- AIM OF THE TASK
Where does "reverse" occur in the listing? Copy every line that holds it.

BEGIN

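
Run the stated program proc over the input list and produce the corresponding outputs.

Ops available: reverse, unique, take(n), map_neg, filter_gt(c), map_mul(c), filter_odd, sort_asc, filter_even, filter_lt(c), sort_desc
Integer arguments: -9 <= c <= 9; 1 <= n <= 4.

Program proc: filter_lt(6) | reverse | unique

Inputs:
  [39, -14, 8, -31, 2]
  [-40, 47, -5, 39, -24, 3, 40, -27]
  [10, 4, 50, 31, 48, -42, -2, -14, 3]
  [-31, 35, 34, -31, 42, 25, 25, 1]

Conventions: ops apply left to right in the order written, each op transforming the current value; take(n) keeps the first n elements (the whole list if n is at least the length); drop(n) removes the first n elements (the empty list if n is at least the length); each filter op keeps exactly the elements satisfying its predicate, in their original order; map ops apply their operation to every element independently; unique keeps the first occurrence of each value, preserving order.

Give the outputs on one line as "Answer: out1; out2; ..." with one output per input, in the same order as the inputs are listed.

[2, -31, -14]; [-27, 3, -24, -5, -40]; [3, -14, -2, -42, 4]; [1, -31]

Execution, op by op:
  [39, -14, 8, -31, 2] -> [-14, -31, 2] -> [2, -31, -14] -> [2, -31, -14]
  [-40, 47, -5, 39, -24, 3, 40, -27] -> [-40, -5, -24, 3, -27] -> [-27, 3, -24, -5, -40] -> [-27, 3, -24, -5, -40]
  [10, 4, 50, 31, 48, -42, -2, -14, 3] -> [4, -42, -2, -14, 3] -> [3, -14, -2, -42, 4] -> [3, -14, -2, -42, 4]
  [-31, 35, 34, -31, 42, 25, 25, 1] -> [-31, -31, 1] -> [1, -31, -31] -> [1, -31]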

END

- TASK SOLUTION
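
Ops available: reverse, unique, take(n), map_neg, filter_gt(c), map_mul(c), filter_odd, sort_asc, filter_even, filter_lt(c), sort_desc
Program proc: filter_lt(6) | reverse | unique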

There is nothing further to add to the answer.